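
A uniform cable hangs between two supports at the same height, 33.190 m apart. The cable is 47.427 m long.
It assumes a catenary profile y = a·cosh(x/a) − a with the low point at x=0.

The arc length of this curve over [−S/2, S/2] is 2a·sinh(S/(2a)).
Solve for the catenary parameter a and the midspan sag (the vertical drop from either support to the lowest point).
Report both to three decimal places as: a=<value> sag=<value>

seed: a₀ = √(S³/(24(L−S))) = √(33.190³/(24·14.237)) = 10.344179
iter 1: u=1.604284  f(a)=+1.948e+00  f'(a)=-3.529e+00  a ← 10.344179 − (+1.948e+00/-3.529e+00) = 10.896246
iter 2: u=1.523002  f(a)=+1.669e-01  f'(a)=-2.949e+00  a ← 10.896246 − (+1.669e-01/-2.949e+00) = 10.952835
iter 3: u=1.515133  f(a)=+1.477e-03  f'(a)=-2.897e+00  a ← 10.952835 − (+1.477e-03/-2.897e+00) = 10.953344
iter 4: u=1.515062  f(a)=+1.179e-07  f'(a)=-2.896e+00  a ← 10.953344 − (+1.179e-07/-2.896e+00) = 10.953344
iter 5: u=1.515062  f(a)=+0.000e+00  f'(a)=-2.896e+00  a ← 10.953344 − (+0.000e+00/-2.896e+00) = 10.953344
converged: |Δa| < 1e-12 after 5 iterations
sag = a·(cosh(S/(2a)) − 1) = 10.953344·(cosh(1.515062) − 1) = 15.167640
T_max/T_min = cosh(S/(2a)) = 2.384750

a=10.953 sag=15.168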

···

Set down each record again, exactly as written.

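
A uniform cable hangs between two supports at the same height, 33.190 m apart. The cable is 47.427 m long.
It assumes a catenary profile y = a·cosh(x/a) − a with the low point at x=0.

The arc length of this curve over [−S/2, S/2] is 2a·sinh(S/(2a)).
Solve for the catenary parameter a and the midspan sag (the vertical drop from either support to the lowest point).
Report both to three decimal places as: a=<value> sag=<value>

seed: a₀ = √(S³/(24(L−S))) = √(33.190³/(24·14.237)) = 10.344179
iter 1: u=1.604284  f(a)=+1.948e+00  f'(a)=-3.529e+00  a ← 10.344179 − (+1.948e+00/-3.529e+00) = 10.896246
iter 2: u=1.523002  f(a)=+1.669e-01  f'(a)=-2.949e+00  a ← 10.896246 − (+1.669e-01/-2.949e+00) = 10.952835
iter 3: u=1.515133  f(a)=+1.477e-03  f'(a)=-2.897e+00  a ← 10.952835 − (+1.477e-03/-2.897e+00) = 10.953344
iter 4: u=1.515062  f(a)=+1.179e-07  f'(a)=-2.896e+00  a ← 10.953344 − (+1.179e-07/-2.896e+00) = 10.953344
iter 5: u=1.515062  f(a)=+0.000e+00  f'(a)=-2.896e+00  a ← 10.953344 − (+0.000e+00/-2.896e+00) = 10.953344
converged: |Δa| < 1e-12 after 5 iterations
sag = a·(cosh(S/(2a)) − 1) = 10.953344·(cosh(1.515062) − 1) = 15.167640
T_max/T_min = cosh(S/(2a)) = 2.384750

a=10.953 sag=15.168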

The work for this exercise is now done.